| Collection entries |
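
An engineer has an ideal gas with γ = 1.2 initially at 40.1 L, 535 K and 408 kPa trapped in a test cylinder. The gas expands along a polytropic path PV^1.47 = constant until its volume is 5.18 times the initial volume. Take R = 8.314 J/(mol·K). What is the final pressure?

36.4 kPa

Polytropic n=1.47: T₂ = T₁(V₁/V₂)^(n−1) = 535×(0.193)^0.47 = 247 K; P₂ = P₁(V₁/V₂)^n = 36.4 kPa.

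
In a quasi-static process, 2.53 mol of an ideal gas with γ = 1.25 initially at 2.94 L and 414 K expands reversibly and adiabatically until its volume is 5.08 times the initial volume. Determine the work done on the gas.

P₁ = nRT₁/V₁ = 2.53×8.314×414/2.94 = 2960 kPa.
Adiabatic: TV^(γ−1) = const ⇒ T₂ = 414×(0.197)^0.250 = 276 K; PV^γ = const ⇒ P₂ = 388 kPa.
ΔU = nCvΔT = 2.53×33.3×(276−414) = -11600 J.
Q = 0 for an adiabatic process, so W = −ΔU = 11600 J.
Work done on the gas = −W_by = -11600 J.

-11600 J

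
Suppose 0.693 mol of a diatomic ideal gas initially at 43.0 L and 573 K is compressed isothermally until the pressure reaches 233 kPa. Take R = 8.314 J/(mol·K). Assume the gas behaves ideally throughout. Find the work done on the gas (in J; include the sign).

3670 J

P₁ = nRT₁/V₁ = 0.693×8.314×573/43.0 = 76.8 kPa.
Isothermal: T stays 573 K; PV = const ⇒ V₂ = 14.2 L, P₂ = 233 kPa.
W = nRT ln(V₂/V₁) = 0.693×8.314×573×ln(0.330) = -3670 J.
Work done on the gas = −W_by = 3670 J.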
==
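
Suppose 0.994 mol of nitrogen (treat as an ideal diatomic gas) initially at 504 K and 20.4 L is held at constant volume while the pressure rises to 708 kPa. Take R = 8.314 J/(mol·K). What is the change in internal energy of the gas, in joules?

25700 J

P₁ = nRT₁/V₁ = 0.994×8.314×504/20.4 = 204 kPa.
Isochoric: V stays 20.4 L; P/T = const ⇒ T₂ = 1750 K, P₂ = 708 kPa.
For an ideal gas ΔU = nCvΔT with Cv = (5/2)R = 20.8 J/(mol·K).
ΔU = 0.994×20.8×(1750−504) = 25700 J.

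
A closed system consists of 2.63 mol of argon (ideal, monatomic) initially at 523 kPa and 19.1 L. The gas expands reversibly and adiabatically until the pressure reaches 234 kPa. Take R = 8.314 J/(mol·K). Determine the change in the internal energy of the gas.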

| Try it |
Scan the records above for the lines holding "Suppose 0.994 mol" and "A closed system". Transcribe those two and every line between them word for word, and no others.

| Result of the exercise |
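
Suppose 0.994 mol of nitrogen (treat as an ideal diatomic gas) initially at 504 K and 20.4 L is held at constant volume while the pressure rises to 708 kPa. Take R = 8.314 J/(mol·K). What is the change in internal energy of the gas, in joules?

25700 J

P₁ = nRT₁/V₁ = 0.994×8.314×504/20.4 = 204 kPa.
Isochoric: V stays 20.4 L; P/T = const ⇒ T₂ = 1750 K, P₂ = 708 kPa.
For an ideal gas ΔU = nCvΔT with Cv = (5/2)R = 20.8 J/(mol·K).
ΔU = 0.994×20.8×(1750−504) = 25700 J.

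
A closed system consists of 2.63 mol of argon (ideal, monatomic) initially at 523 kPa and 19.1 L. The gas expands reversibly and adiabatically until the pressure reaches 234 kPa. Take R = 8.314 J/(mol·K). Determine the change in the internal energy of the gas.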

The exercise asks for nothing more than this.